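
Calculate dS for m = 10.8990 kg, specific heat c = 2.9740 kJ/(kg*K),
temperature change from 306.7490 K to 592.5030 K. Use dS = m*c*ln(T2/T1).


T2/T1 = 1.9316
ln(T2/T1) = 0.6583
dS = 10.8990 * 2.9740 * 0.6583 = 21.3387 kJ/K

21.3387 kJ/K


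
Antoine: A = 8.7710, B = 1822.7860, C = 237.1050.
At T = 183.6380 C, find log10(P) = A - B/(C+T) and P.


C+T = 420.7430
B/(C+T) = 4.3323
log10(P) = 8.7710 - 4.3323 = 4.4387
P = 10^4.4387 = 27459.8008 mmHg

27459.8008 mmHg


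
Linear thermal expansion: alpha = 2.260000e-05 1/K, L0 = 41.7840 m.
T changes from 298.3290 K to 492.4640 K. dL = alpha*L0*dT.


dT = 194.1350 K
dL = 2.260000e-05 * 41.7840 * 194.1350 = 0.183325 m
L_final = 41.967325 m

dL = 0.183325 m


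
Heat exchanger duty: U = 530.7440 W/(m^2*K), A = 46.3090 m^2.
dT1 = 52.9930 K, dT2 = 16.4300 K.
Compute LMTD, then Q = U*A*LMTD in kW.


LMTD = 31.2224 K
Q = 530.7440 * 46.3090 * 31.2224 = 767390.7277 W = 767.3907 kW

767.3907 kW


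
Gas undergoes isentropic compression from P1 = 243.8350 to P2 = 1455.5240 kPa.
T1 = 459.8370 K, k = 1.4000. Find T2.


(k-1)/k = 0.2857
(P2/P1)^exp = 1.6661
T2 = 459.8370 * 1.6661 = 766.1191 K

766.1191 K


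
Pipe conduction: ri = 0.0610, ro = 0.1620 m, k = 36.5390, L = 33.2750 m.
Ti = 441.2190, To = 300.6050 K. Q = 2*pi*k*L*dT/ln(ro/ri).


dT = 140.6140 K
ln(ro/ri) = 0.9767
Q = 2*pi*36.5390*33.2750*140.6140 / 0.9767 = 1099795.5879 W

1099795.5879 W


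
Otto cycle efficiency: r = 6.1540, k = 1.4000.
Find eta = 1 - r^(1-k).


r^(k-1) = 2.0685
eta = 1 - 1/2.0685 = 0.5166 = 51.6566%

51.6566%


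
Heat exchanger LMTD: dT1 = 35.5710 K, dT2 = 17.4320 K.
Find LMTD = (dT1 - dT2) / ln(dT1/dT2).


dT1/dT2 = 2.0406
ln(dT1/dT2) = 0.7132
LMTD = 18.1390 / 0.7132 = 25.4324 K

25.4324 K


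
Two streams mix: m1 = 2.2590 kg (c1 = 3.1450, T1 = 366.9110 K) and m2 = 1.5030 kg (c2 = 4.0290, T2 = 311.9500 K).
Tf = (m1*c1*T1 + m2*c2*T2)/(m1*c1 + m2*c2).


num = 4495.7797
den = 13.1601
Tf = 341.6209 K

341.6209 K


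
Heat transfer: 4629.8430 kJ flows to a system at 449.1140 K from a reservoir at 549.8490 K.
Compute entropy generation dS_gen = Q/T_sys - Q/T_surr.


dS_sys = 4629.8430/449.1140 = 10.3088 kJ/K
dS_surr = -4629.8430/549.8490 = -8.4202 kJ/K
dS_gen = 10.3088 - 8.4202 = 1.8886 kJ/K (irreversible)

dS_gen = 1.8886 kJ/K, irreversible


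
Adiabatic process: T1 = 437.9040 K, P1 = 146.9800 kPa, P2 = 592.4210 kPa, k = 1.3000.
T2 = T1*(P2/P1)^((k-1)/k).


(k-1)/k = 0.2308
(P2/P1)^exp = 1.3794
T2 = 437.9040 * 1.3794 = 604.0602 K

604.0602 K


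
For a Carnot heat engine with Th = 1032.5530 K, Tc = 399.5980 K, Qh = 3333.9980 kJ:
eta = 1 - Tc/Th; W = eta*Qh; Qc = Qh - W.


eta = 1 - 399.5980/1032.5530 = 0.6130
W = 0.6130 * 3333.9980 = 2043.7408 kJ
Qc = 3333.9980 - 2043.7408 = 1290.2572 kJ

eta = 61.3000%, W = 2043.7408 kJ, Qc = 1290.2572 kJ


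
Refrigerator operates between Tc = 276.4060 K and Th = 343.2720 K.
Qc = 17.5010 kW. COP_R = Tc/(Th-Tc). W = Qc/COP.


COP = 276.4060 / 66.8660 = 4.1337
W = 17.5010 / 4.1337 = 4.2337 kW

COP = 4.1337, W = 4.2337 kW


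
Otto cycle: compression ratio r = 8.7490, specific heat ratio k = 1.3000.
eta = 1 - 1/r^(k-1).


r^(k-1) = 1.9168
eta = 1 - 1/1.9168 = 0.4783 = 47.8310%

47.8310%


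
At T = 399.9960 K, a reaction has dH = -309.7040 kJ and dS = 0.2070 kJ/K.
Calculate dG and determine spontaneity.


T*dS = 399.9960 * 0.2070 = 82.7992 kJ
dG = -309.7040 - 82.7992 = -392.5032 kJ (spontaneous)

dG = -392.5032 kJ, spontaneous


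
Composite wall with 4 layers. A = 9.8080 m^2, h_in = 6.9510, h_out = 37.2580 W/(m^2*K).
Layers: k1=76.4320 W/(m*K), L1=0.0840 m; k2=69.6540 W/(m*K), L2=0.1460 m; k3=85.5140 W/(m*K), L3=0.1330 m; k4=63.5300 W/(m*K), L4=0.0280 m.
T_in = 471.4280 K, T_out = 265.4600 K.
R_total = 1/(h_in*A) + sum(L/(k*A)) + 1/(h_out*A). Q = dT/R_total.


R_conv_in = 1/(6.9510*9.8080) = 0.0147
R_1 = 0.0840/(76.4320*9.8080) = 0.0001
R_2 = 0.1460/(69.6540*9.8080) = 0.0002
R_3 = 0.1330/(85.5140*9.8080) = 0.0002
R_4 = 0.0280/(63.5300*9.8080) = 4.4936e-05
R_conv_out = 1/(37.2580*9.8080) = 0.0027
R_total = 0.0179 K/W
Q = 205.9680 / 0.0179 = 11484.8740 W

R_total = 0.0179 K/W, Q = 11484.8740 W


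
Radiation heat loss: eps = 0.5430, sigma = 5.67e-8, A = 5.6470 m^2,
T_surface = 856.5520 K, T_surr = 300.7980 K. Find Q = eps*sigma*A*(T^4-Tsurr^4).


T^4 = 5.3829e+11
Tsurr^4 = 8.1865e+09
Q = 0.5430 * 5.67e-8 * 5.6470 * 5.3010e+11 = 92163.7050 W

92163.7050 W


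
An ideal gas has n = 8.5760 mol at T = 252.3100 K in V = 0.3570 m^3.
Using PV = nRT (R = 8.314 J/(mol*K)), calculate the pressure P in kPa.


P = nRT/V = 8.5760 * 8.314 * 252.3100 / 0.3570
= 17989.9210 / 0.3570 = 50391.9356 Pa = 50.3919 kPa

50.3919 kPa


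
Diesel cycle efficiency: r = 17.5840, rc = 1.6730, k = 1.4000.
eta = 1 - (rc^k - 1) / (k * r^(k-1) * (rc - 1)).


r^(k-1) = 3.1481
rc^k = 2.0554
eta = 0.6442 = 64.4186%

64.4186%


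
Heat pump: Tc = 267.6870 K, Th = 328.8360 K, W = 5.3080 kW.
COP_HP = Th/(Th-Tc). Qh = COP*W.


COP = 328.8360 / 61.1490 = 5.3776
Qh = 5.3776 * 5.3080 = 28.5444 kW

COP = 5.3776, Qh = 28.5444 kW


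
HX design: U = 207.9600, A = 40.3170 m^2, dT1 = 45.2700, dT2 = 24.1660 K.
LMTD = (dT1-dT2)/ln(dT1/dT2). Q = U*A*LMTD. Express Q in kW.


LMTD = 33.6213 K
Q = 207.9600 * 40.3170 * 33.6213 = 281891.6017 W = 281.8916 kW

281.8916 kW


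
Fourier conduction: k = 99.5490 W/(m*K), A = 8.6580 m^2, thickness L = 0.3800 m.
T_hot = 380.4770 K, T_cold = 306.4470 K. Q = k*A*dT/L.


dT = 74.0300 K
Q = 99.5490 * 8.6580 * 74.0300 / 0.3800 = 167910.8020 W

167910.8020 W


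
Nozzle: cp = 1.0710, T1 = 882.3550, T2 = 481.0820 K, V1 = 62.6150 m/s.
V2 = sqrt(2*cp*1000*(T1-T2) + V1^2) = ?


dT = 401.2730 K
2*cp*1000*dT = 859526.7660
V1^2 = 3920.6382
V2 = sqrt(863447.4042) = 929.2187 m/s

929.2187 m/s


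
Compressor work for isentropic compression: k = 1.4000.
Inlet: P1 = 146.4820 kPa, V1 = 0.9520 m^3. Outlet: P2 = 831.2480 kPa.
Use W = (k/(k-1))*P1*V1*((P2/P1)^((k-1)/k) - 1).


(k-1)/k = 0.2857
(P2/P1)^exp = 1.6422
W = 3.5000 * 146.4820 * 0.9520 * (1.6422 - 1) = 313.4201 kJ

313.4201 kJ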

------------------------------------------------------------------------

REQUIRED WORK —
Above are the records; repeat exactly the lines from the one holding "Find eta = 1 - r^(1-k)." down to the one holding "At T = 399.9960", end lines included.

SOLUTION FOR THIS TASK —
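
Find eta = 1 - r^(1-k).


r^(k-1) = 2.0685
eta = 1 - 1/2.0685 = 0.5166 = 51.6566%

51.6566%


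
Heat exchanger LMTD: dT1 = 35.5710 K, dT2 = 17.4320 K.
Find LMTD = (dT1 - dT2) / ln(dT1/dT2).


dT1/dT2 = 2.0406
ln(dT1/dT2) = 0.7132
LMTD = 18.1390 / 0.7132 = 25.4324 K

25.4324 K


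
Two streams mix: m1 = 2.2590 kg (c1 = 3.1450, T1 = 366.9110 K) and m2 = 1.5030 kg (c2 = 4.0290, T2 = 311.9500 K).
Tf = (m1*c1*T1 + m2*c2*T2)/(m1*c1 + m2*c2).


num = 4495.7797
den = 13.1601
Tf = 341.6209 K

341.6209 K


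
Heat transfer: 4629.8430 kJ flows to a system at 449.1140 K from a reservoir at 549.8490 K.
Compute entropy generation dS_gen = Q/T_sys - Q/T_surr.


dS_sys = 4629.8430/449.1140 = 10.3088 kJ/K
dS_surr = -4629.8430/549.8490 = -8.4202 kJ/K
dS_gen = 10.3088 - 8.4202 = 1.8886 kJ/K (irreversible)

dS_gen = 1.8886 kJ/K, irreversible


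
Adiabatic process: T1 = 437.9040 K, P1 = 146.9800 kPa, P2 = 592.4210 kPa, k = 1.3000.
T2 = T1*(P2/P1)^((k-1)/k).


(k-1)/k = 0.2308
(P2/P1)^exp = 1.3794
T2 = 437.9040 * 1.3794 = 604.0602 K

604.0602 K


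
For a Carnot heat engine with Th = 1032.5530 K, Tc = 399.5980 K, Qh = 3333.9980 kJ:
eta = 1 - Tc/Th; W = eta*Qh; Qc = Qh - W.


eta = 1 - 399.5980/1032.5530 = 0.6130
W = 0.6130 * 3333.9980 = 2043.7408 kJ
Qc = 3333.9980 - 2043.7408 = 1290.2572 kJ

eta = 61.3000%, W = 2043.7408 kJ, Qc = 1290.2572 kJ


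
Refrigerator operates between Tc = 276.4060 K and Th = 343.2720 K.
Qc = 17.5010 kW. COP_R = Tc/(Th-Tc). W = Qc/COP.


COP = 276.4060 / 66.8660 = 4.1337
W = 17.5010 / 4.1337 = 4.2337 kW

COP = 4.1337, W = 4.2337 kW


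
Otto cycle: compression ratio r = 8.7490, specific heat ratio k = 1.3000.
eta = 1 - 1/r^(k-1).


r^(k-1) = 1.9168
eta = 1 - 1/1.9168 = 0.4783 = 47.8310%

47.8310%


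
At T = 399.9960 K, a reaction has dH = -309.7040 kJ and dS = 0.2070 kJ/K.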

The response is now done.